#### Source data
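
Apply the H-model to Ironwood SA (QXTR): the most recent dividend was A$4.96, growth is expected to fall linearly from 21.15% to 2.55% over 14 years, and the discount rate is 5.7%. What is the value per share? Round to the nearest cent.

A$366.49

H-model: P₀ = D₀[(1+g_L) + H(g_S−g_L)]/(r−g_L), with H = 14/2 = 7.
P₀ = 4.96 × [(1+0.0255) + 7×(0.2115−0.0255)] / (0.057−0.0255)
   = 4.96 × 2.3275 / 0.0315 = 366.4889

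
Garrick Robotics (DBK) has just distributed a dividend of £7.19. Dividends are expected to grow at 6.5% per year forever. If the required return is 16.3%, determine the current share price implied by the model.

Gordon growth model: P₀ = D₁/(r − g). D₁ = 7.19 × (1 + 0.065) = 7.6574.
P₀ = 7.6574 / (0.163 − 0.065) = 7.6574 / 0.098 = 78.1362

£78.14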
########
### [Exercise aim]
All the records above must be transcribed without a single change to any word.

### [The answer]
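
Apply the H-model to Ironwood SA (QXTR): the most recent dividend was A$4.96, growth is expected to fall linearly from 21.15% to 2.55% over 14 years, and the discount rate is 5.7%. What is the value per share? Round to the nearest cent.

A$366.49

H-model: P₀ = D₀[(1+g_L) + H(g_S−g_L)]/(r−g_L), with H = 14/2 = 7.
P₀ = 4.96 × [(1+0.0255) + 7×(0.2115−0.0255)] / (0.057−0.0255)
   = 4.96 × 2.3275 / 0.0315 = 366.4889

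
Garrick Robotics (DBK) has just distributed a dividend of £7.19. Dividends are expected to grow at 6.5% per year forever. If the required return is 16.3%, determine the current share price implied by the model.

Gordon growth model: P₀ = D₁/(r − g). D₁ = 7.19 × (1 + 0.065) = 7.6574.
P₀ = 7.6574 / (0.163 − 0.065) = 7.6574 / 0.098 = 78.1362

£78.14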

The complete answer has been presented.